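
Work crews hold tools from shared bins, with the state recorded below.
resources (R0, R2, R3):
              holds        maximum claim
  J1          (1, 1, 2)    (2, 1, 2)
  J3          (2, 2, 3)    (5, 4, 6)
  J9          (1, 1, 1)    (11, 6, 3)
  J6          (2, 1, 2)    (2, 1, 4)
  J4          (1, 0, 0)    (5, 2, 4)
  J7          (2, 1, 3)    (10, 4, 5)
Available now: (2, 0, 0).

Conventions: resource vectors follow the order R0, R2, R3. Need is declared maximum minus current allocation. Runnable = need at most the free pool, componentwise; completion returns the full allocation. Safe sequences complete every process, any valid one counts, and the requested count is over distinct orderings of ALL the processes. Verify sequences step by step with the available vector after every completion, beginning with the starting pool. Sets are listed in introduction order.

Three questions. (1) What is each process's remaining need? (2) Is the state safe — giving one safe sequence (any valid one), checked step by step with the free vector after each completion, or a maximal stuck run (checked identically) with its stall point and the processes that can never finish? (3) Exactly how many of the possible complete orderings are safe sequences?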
_____
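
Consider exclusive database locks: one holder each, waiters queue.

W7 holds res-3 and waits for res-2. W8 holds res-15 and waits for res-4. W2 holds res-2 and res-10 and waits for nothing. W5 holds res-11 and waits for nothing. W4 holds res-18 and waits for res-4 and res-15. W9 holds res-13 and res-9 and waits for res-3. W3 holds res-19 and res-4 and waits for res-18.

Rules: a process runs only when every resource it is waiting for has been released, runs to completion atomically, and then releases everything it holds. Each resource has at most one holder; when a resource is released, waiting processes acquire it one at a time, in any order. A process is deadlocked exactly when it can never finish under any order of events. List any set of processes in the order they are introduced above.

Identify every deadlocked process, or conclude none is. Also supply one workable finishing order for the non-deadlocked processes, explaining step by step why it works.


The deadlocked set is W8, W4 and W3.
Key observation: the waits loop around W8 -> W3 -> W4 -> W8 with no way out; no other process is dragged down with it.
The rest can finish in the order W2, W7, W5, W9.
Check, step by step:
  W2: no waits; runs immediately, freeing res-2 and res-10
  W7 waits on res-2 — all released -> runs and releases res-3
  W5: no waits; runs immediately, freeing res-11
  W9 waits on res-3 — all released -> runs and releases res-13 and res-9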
_____
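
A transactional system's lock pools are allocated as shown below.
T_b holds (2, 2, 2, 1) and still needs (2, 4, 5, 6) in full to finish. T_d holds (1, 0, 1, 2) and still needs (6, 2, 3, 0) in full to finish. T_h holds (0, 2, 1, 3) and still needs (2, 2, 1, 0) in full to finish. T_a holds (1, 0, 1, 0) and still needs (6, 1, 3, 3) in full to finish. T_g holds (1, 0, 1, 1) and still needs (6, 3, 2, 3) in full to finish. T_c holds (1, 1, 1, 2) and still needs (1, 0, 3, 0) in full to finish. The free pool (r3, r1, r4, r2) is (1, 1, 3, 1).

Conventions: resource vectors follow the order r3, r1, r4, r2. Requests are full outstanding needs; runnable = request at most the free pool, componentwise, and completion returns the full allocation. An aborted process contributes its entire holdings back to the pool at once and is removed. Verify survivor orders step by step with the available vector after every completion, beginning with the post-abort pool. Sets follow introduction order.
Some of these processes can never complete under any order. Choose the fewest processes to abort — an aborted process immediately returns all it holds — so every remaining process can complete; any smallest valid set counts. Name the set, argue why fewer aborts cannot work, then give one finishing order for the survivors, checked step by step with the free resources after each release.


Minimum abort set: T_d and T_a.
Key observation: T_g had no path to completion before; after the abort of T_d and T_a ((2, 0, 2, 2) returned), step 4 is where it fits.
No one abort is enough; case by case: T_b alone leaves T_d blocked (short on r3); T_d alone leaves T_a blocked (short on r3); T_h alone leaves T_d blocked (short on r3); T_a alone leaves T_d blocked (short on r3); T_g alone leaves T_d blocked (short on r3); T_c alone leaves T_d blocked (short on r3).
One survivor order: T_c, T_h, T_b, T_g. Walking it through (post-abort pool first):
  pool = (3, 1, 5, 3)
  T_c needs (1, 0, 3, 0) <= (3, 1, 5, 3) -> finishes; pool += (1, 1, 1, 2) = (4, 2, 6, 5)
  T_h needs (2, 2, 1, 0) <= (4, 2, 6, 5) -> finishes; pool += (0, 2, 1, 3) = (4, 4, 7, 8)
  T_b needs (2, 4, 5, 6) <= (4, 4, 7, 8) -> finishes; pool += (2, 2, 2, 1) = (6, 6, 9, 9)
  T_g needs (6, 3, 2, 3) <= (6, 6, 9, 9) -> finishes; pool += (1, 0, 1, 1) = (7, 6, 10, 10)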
_____
→ **Problem to solve**
Keep only those lines of the records that hold "state", and return them.

→ **Exercise solution**
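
Work crews hold tools from shared bins, with the state recorded below.
Three questions. (1) What is each process's remaining need? (2) Is the state safe — giving one safe sequence (any valid one), checked step by step with the free vector after each completion, or a maximal stuck run (checked identically) with its stall point and the processes that can never finish? (3) Exactly how many of the possible complete orderings are safe sequences?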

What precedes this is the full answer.